### GOAL OF THE EXERCISE
Set down, exactly as written, every line from the one containing "A long-haul aircraft" through the end of the listing.

### ENTRIES SHOWN

☆ ☆ ☆ ☆ ☆

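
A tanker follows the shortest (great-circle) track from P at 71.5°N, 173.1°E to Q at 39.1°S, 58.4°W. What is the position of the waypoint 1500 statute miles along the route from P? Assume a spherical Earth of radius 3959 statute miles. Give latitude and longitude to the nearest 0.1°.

Write both endpoints as unit vectors p₁, p₂ with components (cos φ cos λ, cos φ sin λ, sin φ).
The central angle between the endpoints is δ = arccos(p₁·p₂) ≈ 2.421 rad (138.7°). The total great-circle distance is δ·R ≈ 2.421 × 3959 ≈ 9584 mi, so the target fraction is f = 1500/9584 ≈ 0.157.
Interpolate at f ≈ 0.157 with slerp weights a = sin((1−f)δ)/sin δ ≈ 1.350, b = sin(fδ)/sin δ ≈ 0.561.
p = a·p₁ + b·p₂ ≈ (-0.197, -0.319, 0.927); φ = arcsin(p_z) ≈ 67.97°, λ = atan2(p_y, p_x) ≈ -121.75°.

≈ 68.0°N, 121.7°W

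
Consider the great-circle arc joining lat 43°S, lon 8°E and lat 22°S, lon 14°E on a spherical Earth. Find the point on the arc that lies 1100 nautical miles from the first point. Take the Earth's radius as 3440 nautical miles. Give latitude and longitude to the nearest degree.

≈ lat 25°S, lon 13°E

Convert each endpoint to a unit vector on the sphere (x = cos φ cos λ, y = cos φ sin λ, z = sin φ).
The central angle between the endpoints is δ = arccos(p₁·p₂) ≈ 0.377 rad (21.6°). The total great-circle distance is δ·R ≈ 0.377 × 3440 ≈ 1296 nmi, so the target fraction is f = 1100/1296 ≈ 0.849.
Interpolate at f ≈ 0.849 with slerp weights a = sin((1−f)δ)/sin δ ≈ 0.155, b = sin(fδ)/sin δ ≈ 0.854.
p = a·p₁ + b·p₂ ≈ (0.881, 0.207, -0.426); φ = arcsin(p_z) ≈ -25.19°, λ = atan2(p_y, p_x) ≈ 13.25°.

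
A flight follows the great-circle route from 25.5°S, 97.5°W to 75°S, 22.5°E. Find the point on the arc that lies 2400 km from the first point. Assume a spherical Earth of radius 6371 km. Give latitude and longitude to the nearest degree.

≈ 46°S, 90°W

Write both endpoints as unit vectors p₁, p₂ with components (cos φ cos λ, cos φ sin λ, sin φ).
The central angle between the endpoints is δ = arccos(p₁·p₂) ≈ 1.267 rad (72.6°). The total great-circle distance is δ·R ≈ 1.267 × 6371 ≈ 8073 km, so the target fraction is f = 2400/8073 ≈ 0.297.
Interpolate at f ≈ 0.297 with slerp weights a = sin((1−f)δ)/sin δ ≈ 0.815, b = sin(fδ)/sin δ ≈ 0.386.
p = a·p₁ + b·p₂ ≈ (-0.004, -0.691, -0.723); φ = arcsin(p_z) ≈ -46.31°, λ = atan2(p_y, p_x) ≈ -90.31°.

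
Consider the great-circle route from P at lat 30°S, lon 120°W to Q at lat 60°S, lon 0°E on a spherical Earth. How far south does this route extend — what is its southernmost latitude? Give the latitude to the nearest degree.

The great circle lies in the plane with unit normal n̂ = (p₁ × p₂)/|p₁ × p₂|.
Here n̂_z ≈ +0.384; the vertex latitude is φ_max = arccos|n̂_z| ≈ 67.4°.
Check via Clairaut: cos φ_max = |cos φ₁| · sin C = cos(30.0°)·sin(153.7°) ≈ 0.384, again giving ≈ 67.4°.

≈ 67°S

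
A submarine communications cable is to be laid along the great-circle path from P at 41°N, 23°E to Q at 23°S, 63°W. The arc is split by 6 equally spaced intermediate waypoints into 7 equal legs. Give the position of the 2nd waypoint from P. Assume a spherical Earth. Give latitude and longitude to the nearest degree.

≈ 27°N, 8°W

The haversine formula gives a central angle δ ≈ 1.780 rad (102.0°) between the endpoints.
Interpolate at f = 2/7 with slerp weights a = sin((1−f)δ)/sin δ ≈ 0.977, b = sin(fδ)/sin δ ≈ 0.498.
p = a·p₁ + b·p₂ ≈ (0.887, -0.120, 0.446); φ = arcsin(p_z) ≈ 26.51°, λ = atan2(p_y, p_x) ≈ -7.72°.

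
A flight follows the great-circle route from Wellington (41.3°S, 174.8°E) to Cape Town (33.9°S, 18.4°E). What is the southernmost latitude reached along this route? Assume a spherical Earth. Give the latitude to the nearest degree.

The great circle lies in the plane with unit normal n̂ = (p₁ × p₂)/|p₁ × p₂|.
Here n̂_z ≈ -0.255; the vertex latitude is φ_max = arccos|n̂_z| ≈ 75.2°.
Check via Clairaut: cos φ_max = |cos φ₁| · sin C = cos(41.3°)·sin(160.2°) ≈ 0.255, again giving ≈ 75.2°.

≈ 75°S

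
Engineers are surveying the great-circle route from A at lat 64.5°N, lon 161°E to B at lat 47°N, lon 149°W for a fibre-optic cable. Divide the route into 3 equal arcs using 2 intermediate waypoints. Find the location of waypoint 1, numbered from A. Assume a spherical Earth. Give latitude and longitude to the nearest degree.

Convert each endpoint to a unit vector on the sphere (x = cos φ cos λ, y = cos φ sin λ, z = sin φ).
The central angle between the endpoints is δ = arccos(p₁·p₂) ≈ 0.557 rad (31.9°).
Interpolate at f = 1/3 with slerp weights a = sin((1−f)δ)/sin δ ≈ 0.686, b = sin(fδ)/sin δ ≈ 0.349.
p = a·p₁ + b·p₂ ≈ (-0.484, -0.026, 0.875); φ = arcsin(p_z) ≈ 61.04°, λ = atan2(p_y, p_x) ≈ -176.87°.

≈ lat 61°N, lon 177°W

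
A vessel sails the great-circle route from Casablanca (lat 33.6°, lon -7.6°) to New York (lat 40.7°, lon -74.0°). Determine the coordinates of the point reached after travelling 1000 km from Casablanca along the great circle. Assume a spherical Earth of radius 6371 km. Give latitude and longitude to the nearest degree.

≈ lat 37°, lon -18°

Convert each endpoint to a unit vector on the sphere (x = cos φ cos λ, y = cos φ sin λ, z = sin φ).
The central angle between the endpoints is δ = arccos(p₁·p₂) ≈ 0.910 rad (52.1°). The total great-circle distance is δ·R ≈ 0.910 × 6371 ≈ 5798 km, so the target fraction is f = 1000/5798 ≈ 0.172.
Interpolate at f ≈ 0.172 with slerp weights a = sin((1−f)δ)/sin δ ≈ 0.866, b = sin(fδ)/sin δ ≈ 0.198.
p = a·p₁ + b·p₂ ≈ (0.757, -0.240, 0.608); φ = arcsin(p_z) ≈ 37.48°, λ = atan2(p_y, p_x) ≈ -17.58°.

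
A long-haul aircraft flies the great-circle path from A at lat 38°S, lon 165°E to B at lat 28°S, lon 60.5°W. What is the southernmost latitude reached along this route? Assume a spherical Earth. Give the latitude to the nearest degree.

The great circle lies in the plane with unit normal n̂ = (p₁ × p₂)/|p₁ × p₂|.
Here n̂_z ≈ +0.506; the vertex latitude is φ_max = arccos|n̂_z| ≈ 59.6°.

≈ 60°S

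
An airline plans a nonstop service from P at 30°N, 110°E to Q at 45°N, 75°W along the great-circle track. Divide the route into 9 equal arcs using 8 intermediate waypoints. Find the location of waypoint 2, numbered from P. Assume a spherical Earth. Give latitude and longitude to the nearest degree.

Write both endpoints as unit vectors p₁, p₂ with components (cos φ cos λ, cos φ sin λ, sin φ).
The central angle between the endpoints is δ = arccos(p₁·p₂) ≈ 1.830 rad (104.9°).
Interpolate at f = 2/9 with slerp weights a = sin((1−f)δ)/sin δ ≈ 1.023, b = sin(fδ)/sin δ ≈ 0.409.
p = a·p₁ + b·p₂ ≈ (-0.228, 0.553, 0.801); φ = arcsin(p_z) ≈ 53.24°, λ = atan2(p_y, p_x) ≈ 112.42°.

≈ 53°N, 112°E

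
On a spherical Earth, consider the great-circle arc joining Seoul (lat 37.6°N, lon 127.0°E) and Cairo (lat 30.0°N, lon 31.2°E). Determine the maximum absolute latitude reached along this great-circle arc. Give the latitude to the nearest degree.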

☆ ☆ ☆ ☆ ☆

### FINISHED TASK
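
A long-haul aircraft flies the great-circle path from A at lat 38°S, lon 165°E to B at lat 28°S, lon 60.5°W. What is the southernmost latitude reached along this route? Assume a spherical Earth. Give the latitude to the nearest degree.

The great circle lies in the plane with unit normal n̂ = (p₁ × p₂)/|p₁ × p₂|.
Here n̂_z ≈ +0.506; the vertex latitude is φ_max = arccos|n̂_z| ≈ 59.6°.

≈ 60°S

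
An airline plans a nonstop service from P at 30°N, 110°E to Q at 45°N, 75°W along the great-circle track. Divide the route into 9 equal arcs using 8 intermediate waypoints. Find the location of waypoint 2, numbered from P. Assume a spherical Earth. Give latitude and longitude to the nearest degree.

Write both endpoints as unit vectors p₁, p₂ with components (cos φ cos λ, cos φ sin λ, sin φ).
The central angle between the endpoints is δ = arccos(p₁·p₂) ≈ 1.830 rad (104.9°).
Interpolate at f = 2/9 with slerp weights a = sin((1−f)δ)/sin δ ≈ 1.023, b = sin(fδ)/sin δ ≈ 0.409.
p = a·p₁ + b·p₂ ≈ (-0.228, 0.553, 0.801); φ = arcsin(p_z) ≈ 53.24°, λ = atan2(p_y, p_x) ≈ 112.42°.

≈ 53°N, 112°E

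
On a spherical Earth, consider the great-circle arc joining Seoul (lat 37.6°N, lon 127.0°E) and Cairo (lat 30.0°N, lon 31.2°E). Determine the maximum absolute latitude reached along this great-circle arc. Give the latitude to the nearest degree.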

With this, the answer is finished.